__Items from a data source__.
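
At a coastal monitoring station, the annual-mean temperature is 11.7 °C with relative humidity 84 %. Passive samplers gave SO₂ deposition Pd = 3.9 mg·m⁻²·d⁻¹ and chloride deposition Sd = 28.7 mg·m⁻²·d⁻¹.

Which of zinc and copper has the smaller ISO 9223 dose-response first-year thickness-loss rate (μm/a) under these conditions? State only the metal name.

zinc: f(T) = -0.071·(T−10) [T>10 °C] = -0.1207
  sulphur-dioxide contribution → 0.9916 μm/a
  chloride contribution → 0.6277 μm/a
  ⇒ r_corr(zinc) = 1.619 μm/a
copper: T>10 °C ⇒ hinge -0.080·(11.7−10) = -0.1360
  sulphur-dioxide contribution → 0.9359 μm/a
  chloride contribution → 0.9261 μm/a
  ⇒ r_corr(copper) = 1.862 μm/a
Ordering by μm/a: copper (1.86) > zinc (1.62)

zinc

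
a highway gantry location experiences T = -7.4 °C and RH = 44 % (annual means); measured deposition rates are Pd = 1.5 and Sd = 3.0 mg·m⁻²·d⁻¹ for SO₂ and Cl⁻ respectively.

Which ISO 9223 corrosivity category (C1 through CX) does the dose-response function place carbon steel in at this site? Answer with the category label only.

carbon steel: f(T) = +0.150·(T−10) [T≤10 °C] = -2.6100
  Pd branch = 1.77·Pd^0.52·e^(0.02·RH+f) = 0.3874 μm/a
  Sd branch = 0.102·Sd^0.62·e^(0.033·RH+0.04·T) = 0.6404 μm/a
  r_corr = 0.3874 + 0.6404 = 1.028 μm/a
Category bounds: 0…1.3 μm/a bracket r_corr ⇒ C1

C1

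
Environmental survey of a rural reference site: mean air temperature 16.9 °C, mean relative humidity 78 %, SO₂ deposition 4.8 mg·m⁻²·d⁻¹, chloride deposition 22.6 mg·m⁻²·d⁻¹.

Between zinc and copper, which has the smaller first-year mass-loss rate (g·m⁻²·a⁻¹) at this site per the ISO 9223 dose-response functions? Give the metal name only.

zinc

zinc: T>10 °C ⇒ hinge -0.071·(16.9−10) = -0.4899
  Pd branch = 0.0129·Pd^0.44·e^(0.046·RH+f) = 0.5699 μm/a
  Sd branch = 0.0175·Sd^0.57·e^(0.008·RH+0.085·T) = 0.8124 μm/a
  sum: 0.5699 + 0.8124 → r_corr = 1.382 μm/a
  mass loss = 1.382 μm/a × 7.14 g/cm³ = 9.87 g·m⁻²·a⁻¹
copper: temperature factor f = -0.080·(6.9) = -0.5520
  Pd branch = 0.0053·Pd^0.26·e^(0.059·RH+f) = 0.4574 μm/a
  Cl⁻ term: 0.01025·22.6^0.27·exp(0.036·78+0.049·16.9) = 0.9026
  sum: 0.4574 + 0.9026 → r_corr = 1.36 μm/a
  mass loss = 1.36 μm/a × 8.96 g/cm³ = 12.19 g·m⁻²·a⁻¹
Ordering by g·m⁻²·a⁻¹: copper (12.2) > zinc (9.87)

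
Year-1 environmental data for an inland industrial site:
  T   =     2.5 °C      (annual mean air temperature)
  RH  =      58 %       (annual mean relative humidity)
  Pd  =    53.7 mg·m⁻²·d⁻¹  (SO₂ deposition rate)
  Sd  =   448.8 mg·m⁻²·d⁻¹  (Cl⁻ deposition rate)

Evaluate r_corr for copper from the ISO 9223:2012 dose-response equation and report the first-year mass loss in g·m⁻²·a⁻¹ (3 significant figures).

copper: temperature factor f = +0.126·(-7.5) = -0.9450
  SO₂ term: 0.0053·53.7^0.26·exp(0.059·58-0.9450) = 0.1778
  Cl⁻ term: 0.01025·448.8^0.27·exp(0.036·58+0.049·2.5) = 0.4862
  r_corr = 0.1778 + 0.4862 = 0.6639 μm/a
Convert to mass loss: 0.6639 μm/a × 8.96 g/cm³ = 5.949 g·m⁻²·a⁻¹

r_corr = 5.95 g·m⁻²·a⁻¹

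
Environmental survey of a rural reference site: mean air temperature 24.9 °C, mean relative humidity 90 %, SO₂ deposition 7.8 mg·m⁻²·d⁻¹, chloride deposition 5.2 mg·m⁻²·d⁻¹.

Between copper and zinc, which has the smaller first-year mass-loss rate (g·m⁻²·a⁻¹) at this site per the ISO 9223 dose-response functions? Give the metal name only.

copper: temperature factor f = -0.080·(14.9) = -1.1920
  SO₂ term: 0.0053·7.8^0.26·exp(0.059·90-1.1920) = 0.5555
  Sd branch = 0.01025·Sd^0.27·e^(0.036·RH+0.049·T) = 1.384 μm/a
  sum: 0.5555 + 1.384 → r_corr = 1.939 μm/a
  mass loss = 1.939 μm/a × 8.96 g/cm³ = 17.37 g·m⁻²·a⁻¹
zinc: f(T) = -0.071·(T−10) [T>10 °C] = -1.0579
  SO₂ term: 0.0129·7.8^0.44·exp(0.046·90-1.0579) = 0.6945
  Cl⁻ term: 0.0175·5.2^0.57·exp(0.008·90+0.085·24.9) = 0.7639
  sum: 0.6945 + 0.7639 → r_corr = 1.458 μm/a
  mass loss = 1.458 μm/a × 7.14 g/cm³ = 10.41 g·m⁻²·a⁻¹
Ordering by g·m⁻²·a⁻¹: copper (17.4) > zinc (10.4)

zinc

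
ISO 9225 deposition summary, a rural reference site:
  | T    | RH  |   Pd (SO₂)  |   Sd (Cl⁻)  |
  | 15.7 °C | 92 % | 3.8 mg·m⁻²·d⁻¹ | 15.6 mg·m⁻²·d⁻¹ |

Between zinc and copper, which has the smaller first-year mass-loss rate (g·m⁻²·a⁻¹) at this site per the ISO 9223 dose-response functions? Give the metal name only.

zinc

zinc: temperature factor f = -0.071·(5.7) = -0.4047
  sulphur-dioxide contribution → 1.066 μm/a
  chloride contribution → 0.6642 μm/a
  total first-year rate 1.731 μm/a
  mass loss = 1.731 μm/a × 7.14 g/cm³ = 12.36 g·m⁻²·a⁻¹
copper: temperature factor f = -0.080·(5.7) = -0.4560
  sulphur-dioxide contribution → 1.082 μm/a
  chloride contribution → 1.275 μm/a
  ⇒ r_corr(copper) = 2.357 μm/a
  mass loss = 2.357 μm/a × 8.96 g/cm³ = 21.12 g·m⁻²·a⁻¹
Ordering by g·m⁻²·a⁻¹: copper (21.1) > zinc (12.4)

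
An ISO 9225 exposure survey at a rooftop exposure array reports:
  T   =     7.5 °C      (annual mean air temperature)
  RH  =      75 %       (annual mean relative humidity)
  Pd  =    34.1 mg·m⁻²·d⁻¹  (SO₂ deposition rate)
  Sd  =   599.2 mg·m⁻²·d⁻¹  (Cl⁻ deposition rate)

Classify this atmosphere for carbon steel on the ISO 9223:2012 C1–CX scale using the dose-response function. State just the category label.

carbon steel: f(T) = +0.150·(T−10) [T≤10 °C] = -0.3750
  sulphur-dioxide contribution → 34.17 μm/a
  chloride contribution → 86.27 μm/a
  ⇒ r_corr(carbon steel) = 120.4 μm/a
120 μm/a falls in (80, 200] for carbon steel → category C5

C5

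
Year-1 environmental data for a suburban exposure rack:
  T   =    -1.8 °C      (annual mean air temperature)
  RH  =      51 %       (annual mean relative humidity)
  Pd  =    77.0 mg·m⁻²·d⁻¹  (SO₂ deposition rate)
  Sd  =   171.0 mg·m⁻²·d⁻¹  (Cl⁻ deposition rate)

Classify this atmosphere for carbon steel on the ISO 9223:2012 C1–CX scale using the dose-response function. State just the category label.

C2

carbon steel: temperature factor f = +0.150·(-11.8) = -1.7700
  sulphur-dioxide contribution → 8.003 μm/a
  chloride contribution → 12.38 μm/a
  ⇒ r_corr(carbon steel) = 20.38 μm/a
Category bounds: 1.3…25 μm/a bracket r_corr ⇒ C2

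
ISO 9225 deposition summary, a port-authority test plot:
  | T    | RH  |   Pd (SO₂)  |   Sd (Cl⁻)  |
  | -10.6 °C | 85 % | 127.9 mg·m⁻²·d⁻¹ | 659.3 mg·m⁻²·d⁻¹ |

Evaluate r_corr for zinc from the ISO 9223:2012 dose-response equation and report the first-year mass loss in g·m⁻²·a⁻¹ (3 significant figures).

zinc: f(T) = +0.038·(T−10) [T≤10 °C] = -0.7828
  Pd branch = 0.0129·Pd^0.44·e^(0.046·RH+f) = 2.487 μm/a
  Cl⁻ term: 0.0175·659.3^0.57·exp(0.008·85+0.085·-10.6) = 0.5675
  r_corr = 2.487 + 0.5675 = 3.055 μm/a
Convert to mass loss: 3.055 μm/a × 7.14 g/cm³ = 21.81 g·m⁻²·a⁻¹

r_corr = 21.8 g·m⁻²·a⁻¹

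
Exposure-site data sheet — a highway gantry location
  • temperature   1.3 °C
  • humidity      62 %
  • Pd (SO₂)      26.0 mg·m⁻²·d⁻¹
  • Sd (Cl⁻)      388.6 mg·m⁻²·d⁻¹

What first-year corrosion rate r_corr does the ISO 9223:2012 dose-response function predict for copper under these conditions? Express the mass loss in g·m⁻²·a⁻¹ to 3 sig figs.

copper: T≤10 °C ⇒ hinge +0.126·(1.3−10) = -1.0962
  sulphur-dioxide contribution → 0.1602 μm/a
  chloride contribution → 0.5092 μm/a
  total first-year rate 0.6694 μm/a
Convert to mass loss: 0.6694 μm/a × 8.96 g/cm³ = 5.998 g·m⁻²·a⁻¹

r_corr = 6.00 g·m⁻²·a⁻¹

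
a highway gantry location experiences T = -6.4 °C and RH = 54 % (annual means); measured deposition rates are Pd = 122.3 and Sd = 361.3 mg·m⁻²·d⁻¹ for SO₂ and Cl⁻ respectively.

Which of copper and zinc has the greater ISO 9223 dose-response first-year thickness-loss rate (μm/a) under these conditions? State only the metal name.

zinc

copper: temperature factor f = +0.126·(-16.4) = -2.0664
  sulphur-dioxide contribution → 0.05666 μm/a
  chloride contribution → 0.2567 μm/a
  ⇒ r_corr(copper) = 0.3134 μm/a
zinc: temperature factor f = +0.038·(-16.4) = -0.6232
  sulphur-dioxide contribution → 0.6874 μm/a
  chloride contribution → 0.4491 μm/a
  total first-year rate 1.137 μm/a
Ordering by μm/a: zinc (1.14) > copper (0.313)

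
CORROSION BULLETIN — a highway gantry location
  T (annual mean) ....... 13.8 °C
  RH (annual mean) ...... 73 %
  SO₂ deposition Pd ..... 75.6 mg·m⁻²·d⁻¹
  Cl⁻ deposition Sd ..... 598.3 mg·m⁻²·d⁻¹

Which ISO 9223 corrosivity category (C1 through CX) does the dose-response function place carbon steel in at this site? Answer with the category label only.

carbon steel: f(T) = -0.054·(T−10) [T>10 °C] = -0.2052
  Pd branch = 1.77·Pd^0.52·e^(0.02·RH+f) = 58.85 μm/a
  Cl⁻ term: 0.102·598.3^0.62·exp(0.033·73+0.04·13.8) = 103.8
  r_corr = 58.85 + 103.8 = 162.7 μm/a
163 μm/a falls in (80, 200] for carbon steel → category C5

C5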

__Problem requirements__.
Find every line above where the word "measured" occurs, and copy that line.

__Written answer__.
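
a highway gantry location experiences T = -7.4 °C and RH = 44 % (annual means); measured deposition rates are Pd = 1.5 and Sd = 3.0 mg·m⁻²·d⁻¹ for SO₂ and Cl⁻ respectively.
a highway gantry location experiences T = -6.4 °C and RH = 54 % (annual means); measured deposition rates are Pd = 122.3 and Sd = 361.3 mg·m⁻²·d⁻¹ for SO₂ and Cl⁻ respectively.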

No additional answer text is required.